**Task requirements**.
Copy exactly, and only, the lines from the one containing "5/27 | 0 | 4/27 |" through the last line of the records below.

**Data in this exercise**.
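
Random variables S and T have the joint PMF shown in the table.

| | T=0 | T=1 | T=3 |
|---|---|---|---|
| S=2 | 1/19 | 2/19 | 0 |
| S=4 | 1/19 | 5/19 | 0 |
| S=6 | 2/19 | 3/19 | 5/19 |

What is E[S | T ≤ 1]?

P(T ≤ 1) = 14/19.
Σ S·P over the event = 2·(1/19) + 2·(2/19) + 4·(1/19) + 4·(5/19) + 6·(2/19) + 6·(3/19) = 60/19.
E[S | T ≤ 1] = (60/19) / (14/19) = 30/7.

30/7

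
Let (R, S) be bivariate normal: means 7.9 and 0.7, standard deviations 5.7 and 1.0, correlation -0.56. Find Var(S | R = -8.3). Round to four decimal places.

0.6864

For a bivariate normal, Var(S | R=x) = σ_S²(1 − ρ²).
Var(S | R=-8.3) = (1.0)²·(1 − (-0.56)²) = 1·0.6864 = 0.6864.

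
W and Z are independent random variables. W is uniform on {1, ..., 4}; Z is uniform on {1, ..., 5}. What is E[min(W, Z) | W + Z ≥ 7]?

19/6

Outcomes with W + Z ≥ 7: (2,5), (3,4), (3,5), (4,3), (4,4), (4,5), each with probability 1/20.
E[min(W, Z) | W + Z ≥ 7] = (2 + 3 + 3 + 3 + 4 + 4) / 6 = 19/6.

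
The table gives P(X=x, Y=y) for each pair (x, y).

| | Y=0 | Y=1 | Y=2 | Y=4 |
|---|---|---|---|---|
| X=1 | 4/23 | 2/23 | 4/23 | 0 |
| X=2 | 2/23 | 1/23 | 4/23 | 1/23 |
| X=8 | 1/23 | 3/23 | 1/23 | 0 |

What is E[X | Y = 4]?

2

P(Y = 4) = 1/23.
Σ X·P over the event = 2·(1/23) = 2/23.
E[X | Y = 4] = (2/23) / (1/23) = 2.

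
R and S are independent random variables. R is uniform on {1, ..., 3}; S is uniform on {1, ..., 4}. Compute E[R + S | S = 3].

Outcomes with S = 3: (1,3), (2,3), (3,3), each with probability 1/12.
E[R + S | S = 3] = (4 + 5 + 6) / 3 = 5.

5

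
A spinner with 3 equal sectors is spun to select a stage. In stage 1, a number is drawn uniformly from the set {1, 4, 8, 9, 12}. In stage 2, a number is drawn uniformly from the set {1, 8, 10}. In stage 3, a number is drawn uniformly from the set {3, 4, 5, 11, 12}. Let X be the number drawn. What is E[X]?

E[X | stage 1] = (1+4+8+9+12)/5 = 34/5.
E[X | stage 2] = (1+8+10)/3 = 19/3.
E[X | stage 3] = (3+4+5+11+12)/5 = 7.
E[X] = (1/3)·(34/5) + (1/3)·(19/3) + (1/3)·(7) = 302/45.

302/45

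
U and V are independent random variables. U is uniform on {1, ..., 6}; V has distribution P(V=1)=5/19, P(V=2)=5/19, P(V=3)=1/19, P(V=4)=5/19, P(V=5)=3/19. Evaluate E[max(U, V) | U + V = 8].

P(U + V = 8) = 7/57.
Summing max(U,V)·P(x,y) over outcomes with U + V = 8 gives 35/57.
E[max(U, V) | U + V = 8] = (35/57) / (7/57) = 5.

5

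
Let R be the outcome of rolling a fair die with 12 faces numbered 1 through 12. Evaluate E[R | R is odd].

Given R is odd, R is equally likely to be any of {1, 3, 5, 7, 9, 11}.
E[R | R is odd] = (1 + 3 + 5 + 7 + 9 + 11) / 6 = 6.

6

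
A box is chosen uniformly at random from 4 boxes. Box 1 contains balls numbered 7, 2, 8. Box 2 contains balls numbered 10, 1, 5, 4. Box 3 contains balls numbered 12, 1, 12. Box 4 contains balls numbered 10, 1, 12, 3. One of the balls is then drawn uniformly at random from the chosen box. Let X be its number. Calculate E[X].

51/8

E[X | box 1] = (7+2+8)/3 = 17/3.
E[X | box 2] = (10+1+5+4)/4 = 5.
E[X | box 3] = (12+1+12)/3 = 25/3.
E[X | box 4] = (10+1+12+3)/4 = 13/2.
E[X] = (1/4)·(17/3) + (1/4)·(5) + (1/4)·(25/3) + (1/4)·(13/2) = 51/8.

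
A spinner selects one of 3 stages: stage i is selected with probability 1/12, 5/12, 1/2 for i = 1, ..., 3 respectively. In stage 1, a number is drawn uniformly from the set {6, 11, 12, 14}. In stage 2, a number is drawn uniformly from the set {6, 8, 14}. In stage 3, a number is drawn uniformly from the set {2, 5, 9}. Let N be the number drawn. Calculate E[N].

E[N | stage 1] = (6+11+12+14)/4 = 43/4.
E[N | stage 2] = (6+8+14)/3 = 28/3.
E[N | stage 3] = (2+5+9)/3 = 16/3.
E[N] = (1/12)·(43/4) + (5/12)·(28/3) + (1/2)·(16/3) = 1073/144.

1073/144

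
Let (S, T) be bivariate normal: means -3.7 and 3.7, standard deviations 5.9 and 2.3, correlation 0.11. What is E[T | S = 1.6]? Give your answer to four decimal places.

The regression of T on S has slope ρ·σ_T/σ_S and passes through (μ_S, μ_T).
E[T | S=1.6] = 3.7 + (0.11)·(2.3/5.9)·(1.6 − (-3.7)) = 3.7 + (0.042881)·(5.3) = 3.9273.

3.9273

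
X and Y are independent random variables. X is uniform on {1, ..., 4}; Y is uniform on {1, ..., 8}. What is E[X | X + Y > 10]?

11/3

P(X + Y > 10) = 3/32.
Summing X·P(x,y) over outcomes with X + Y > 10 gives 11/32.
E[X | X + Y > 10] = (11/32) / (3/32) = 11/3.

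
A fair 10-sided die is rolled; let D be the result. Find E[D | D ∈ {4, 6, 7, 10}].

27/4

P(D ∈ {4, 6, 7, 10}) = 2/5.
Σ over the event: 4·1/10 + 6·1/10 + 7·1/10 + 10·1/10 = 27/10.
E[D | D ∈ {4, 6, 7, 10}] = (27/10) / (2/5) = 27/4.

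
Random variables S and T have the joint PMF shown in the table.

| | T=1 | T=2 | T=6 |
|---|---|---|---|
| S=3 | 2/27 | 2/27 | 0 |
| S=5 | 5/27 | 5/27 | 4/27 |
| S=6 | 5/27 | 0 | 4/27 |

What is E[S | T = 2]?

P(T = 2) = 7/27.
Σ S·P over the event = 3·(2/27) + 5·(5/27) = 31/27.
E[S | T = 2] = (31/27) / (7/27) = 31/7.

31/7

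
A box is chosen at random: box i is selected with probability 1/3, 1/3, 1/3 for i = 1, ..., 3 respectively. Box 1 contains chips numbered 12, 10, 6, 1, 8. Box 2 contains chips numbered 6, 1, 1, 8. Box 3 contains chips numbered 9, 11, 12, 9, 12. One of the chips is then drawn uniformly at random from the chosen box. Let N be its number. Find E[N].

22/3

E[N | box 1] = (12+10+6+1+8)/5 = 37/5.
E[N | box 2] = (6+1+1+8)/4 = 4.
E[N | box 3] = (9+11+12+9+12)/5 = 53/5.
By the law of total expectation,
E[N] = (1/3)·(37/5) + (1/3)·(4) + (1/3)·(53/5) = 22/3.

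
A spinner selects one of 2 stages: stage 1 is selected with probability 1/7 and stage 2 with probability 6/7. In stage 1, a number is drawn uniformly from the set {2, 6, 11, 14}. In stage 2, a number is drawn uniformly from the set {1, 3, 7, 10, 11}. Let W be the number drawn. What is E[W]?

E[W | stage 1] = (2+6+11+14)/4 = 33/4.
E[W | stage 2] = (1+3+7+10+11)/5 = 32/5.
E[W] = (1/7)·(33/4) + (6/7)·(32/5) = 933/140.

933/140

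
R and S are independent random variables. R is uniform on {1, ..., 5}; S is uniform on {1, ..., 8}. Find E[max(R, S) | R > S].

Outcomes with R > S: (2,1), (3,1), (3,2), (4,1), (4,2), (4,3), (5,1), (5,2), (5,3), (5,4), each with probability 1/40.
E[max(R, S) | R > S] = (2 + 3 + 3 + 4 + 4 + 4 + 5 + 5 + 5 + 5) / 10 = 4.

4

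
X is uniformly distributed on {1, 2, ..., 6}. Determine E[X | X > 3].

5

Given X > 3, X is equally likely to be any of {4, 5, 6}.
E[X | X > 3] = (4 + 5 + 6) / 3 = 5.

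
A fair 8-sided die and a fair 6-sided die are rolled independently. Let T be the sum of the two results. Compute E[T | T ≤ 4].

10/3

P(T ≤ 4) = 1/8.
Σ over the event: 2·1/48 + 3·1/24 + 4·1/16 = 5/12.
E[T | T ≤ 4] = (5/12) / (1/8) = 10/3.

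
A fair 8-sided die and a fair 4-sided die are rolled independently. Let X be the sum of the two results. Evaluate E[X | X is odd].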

**Exercise answer**.
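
| S=6 | 5/27 | 0 | 4/27 |

What is E[S | T = 2]?

P(T = 2) = 7/27.
Σ S·P over the event = 3·(2/27) + 5·(5/27) = 31/27.
E[S | T = 2] = (31/27) / (7/27) = 31/7.

31/7

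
A box is chosen at random: box i is selected with probability 1/3, 1/3, 1/3 for i = 1, ..., 3 respectively. Box 1 contains chips numbered 12, 10, 6, 1, 8. Box 2 contains chips numbered 6, 1, 1, 8. Box 3 contains chips numbered 9, 11, 12, 9, 12. One of the chips is then drawn uniformly at random from the chosen box. Let N be its number. Find E[N].

22/3

E[N | box 1] = (12+10+6+1+8)/5 = 37/5.
E[N | box 2] = (6+1+1+8)/4 = 4.
E[N | box 3] = (9+11+12+9+12)/5 = 53/5.
By the law of total expectation,
E[N] = (1/3)·(37/5) + (1/3)·(4) + (1/3)·(53/5) = 22/3.

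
A spinner selects one of 2 stages: stage 1 is selected with probability 1/7 and stage 2 with probability 6/7. In stage 1, a number is drawn uniformly from the set {2, 6, 11, 14}. In stage 2, a number is drawn uniformly from the set {1, 3, 7, 10, 11}. Let W be the number drawn. What is E[W]?

E[W | stage 1] = (2+6+11+14)/4 = 33/4.
E[W | stage 2] = (1+3+7+10+11)/5 = 32/5.
E[W] = (1/7)·(33/4) + (6/7)·(32/5) = 933/140.

933/140

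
R and S are independent random variables. R is uniform on {1, ..., 5}; S is uniform on {1, ..., 8}. Find E[max(R, S) | R > S].

Outcomes with R > S: (2,1), (3,1), (3,2), (4,1), (4,2), (4,3), (5,1), (5,2), (5,3), (5,4), each with probability 1/40.
E[max(R, S) | R > S] = (2 + 3 + 3 + 4 + 4 + 4 + 5 + 5 + 5 + 5) / 10 = 4.

4

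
X is uniformly distributed on {1, 2, ..., 6}. Determine E[X | X > 3].

5

Given X > 3, X is equally likely to be any of {4, 5, 6}.
E[X | X > 3] = (4 + 5 + 6) / 3 = 5.

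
A fair 8-sided die and a fair 6-sided die are rolled independently. Let T be the sum of the two results. Compute E[T | T ≤ 4].

10/3

P(T ≤ 4) = 1/8.
Σ over the event: 2·1/48 + 3·1/24 + 4·1/16 = 5/12.
E[T | T ≤ 4] = (5/12) / (1/8) = 10/3.

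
A fair 8-sided die and a fair 4-sided die are rolled independently. Let X be the sum of the two results. Evaluate E[X | X is odd].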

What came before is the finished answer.